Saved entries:
=== Begin Enclosure ===
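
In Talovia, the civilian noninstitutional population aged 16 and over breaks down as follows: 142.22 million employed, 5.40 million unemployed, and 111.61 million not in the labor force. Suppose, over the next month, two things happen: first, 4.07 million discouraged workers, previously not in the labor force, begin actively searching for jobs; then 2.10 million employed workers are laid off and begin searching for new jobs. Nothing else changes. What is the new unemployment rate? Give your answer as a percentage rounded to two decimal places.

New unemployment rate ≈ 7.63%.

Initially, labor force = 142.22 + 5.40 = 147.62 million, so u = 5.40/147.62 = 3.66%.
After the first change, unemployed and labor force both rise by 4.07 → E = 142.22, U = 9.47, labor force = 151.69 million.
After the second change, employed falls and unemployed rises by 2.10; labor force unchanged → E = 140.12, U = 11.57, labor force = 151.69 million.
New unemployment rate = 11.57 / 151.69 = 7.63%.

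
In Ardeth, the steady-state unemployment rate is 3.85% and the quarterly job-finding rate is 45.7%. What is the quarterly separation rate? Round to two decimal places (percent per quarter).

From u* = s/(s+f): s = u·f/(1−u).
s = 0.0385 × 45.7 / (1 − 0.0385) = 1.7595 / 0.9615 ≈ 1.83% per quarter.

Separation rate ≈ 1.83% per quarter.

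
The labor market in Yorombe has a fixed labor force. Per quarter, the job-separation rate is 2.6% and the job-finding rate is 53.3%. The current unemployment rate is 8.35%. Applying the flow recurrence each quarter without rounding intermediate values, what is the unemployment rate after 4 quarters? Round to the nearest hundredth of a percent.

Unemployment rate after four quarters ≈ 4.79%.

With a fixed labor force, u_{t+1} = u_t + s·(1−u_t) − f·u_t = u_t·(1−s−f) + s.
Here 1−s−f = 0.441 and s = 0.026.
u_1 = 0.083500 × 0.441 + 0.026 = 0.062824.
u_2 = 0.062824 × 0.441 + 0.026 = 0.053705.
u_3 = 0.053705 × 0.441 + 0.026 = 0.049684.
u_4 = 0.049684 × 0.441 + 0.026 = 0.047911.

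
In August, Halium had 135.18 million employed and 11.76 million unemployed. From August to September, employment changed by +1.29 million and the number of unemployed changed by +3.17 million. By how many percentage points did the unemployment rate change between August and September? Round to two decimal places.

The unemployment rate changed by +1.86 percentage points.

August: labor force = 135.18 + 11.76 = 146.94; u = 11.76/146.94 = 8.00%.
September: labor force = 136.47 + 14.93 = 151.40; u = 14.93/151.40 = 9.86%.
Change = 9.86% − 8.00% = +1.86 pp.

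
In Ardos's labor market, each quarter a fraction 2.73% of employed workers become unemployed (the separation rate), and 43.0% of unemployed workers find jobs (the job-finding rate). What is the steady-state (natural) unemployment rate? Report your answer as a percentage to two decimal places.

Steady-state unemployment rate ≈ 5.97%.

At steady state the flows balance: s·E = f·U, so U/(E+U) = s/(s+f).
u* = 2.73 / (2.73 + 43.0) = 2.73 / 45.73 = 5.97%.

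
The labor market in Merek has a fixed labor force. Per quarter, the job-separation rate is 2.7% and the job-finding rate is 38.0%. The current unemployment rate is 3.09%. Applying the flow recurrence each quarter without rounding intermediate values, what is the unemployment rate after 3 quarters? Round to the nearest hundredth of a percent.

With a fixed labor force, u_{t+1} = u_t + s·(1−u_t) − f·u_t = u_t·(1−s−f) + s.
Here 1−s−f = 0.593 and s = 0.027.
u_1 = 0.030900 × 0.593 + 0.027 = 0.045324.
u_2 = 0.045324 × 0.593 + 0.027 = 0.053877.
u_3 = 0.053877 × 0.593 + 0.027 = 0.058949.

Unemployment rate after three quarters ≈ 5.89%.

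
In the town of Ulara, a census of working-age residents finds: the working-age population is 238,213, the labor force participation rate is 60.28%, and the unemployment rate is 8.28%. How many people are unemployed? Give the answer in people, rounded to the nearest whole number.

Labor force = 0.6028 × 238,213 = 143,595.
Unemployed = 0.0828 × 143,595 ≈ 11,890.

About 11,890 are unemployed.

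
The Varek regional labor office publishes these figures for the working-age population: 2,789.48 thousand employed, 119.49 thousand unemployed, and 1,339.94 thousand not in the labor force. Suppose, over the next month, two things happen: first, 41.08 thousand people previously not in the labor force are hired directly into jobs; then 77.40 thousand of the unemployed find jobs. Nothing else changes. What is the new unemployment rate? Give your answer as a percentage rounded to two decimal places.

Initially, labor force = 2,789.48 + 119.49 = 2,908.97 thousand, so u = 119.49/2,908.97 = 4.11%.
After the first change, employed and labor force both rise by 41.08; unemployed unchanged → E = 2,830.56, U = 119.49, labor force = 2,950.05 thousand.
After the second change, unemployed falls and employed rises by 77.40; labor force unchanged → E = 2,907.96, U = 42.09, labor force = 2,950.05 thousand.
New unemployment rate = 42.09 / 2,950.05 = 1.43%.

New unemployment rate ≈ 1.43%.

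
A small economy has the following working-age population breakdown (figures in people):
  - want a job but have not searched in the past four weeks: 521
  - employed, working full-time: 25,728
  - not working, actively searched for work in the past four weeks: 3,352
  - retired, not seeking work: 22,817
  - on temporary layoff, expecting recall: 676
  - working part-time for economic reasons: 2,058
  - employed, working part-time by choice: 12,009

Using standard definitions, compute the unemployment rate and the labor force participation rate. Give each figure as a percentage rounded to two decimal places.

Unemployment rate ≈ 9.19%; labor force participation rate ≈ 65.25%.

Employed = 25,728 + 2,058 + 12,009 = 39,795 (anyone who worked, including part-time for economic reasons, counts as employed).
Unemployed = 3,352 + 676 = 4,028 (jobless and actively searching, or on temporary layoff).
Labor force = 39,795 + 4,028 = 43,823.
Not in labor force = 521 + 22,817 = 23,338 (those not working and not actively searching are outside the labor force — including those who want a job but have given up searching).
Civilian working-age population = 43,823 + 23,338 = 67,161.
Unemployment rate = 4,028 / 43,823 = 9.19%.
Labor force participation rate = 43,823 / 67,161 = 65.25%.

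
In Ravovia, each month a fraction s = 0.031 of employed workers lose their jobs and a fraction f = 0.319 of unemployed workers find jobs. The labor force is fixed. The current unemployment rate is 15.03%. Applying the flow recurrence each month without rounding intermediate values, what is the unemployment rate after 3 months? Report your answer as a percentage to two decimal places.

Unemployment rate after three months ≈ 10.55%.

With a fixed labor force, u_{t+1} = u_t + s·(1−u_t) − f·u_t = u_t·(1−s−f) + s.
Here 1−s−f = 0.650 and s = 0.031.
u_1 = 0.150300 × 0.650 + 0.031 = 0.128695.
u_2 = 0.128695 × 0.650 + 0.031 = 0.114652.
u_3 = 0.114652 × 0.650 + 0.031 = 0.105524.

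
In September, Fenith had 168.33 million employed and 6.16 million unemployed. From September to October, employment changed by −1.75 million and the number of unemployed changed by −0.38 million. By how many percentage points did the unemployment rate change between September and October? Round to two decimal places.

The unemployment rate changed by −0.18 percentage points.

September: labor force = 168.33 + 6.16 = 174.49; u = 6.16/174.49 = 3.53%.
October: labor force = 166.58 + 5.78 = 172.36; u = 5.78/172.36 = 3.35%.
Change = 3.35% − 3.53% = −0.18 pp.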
=== End Enclosure ===
=== Begin Enclosure ===
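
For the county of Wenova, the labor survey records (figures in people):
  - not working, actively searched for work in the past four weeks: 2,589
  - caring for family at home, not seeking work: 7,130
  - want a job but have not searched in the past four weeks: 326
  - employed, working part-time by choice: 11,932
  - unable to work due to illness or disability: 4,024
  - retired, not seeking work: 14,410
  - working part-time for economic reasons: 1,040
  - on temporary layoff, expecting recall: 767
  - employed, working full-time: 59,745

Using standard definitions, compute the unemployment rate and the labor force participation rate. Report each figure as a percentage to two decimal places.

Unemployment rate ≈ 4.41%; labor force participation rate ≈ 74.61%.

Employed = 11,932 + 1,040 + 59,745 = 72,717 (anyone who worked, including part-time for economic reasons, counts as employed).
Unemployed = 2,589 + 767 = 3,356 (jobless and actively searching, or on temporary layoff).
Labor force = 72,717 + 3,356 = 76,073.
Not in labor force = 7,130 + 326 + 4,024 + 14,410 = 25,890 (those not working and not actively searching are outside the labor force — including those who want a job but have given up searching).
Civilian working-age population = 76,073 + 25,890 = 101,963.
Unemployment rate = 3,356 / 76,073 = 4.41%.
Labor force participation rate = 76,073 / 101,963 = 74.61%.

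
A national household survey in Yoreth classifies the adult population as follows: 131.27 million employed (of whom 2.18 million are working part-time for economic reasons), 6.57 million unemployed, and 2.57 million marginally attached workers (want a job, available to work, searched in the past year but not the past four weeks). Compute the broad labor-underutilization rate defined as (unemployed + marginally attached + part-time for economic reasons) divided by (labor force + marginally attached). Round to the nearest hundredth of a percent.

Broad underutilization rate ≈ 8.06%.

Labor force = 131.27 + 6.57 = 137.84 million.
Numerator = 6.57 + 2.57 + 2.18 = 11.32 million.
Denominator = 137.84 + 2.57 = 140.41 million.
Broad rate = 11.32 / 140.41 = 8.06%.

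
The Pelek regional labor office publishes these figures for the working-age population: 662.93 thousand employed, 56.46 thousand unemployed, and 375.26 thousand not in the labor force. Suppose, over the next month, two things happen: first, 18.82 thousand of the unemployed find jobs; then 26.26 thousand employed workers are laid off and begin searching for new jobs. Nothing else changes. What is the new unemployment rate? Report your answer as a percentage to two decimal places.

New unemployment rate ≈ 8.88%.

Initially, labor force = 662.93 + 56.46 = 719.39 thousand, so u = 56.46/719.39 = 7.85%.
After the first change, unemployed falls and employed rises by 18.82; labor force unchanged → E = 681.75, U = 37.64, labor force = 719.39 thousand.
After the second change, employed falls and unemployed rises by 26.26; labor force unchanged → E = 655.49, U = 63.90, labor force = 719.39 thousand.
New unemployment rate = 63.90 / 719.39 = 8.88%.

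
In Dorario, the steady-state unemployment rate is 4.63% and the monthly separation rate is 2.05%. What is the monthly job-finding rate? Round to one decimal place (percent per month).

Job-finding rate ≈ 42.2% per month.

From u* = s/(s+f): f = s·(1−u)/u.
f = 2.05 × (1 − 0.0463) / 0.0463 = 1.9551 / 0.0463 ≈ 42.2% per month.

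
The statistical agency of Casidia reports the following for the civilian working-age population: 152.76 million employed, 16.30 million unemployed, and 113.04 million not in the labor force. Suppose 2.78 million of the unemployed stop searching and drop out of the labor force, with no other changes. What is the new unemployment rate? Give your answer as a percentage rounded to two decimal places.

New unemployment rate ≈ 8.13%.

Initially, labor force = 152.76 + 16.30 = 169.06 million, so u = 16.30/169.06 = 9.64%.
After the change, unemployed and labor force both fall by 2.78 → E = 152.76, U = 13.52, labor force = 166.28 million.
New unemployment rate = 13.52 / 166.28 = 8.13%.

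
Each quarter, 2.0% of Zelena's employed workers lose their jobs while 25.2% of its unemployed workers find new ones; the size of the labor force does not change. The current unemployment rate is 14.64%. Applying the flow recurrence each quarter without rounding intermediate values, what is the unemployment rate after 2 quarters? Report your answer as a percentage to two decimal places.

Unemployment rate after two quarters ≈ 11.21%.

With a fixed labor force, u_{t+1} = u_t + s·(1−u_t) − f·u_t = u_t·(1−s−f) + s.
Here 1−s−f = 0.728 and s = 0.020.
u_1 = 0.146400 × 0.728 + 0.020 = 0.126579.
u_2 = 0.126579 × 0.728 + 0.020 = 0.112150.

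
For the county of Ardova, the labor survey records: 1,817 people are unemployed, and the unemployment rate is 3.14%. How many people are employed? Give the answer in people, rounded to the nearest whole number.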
=== End Enclosure ===
:: WORK INSTRUCTION ::
One stretch of the lines above is wanted, from the line that contains "- retired, not seeking work: 22,817" through the line that contains "- employed, working part-time by choice: 12,009". Output it exactly.

:: RESULT OF THE EXERCISE ::
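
  - retired, not seeking work: 22,817
  - on temporary layoff, expecting recall: 676
  - working part-time for economic reasons: 2,058
  - employed, working part-time by choice: 12,009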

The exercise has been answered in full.